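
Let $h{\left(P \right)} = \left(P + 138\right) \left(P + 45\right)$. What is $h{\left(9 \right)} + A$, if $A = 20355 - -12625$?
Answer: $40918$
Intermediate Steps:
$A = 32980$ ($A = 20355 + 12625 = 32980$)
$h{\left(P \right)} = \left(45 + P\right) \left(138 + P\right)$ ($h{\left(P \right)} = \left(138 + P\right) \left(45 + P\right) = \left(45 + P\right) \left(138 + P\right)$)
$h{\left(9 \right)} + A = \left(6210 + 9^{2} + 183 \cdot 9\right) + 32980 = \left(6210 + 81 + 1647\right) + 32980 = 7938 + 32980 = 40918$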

--*--

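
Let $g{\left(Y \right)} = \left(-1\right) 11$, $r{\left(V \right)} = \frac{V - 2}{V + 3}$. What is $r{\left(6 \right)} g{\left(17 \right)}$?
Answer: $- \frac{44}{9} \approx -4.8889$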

--*--

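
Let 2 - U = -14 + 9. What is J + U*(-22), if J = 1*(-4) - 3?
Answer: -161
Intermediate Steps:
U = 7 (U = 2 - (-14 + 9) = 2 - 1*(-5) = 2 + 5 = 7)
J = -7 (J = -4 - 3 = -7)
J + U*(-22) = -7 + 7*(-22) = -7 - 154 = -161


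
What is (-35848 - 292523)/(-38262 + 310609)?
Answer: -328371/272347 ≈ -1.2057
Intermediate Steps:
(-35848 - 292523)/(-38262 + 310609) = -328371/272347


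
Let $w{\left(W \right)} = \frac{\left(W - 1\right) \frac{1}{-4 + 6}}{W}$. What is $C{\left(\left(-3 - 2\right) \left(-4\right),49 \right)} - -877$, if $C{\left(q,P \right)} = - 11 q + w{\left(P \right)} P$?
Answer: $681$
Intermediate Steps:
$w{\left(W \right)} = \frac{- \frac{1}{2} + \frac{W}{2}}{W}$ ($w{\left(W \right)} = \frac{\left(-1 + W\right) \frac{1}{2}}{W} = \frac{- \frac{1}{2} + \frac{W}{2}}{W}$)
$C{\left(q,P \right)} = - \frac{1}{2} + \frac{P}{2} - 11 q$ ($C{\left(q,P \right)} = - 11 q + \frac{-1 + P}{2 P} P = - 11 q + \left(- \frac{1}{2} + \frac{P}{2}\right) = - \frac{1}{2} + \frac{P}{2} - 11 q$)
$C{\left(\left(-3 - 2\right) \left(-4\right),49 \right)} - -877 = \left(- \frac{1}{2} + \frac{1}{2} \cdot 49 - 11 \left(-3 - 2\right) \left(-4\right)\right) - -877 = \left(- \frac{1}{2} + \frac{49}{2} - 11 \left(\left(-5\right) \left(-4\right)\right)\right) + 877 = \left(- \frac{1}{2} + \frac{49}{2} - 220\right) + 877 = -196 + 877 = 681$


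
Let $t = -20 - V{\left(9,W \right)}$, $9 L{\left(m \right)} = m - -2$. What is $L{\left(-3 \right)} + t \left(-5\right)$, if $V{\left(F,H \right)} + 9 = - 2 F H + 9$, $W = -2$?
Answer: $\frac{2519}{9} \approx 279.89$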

--*--

Would you filter the entries above and keep each line that has the word "Answer"?

### OUTPUT BELOW:
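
Answer: $40918$
Answer: $- \frac{44}{9} \approx -4.8889$
Answer: -161
Answer: -328371/272347 ≈ -1.2057
Answer: $681$
Answer: $\frac{2519}{9} \approx 279.89$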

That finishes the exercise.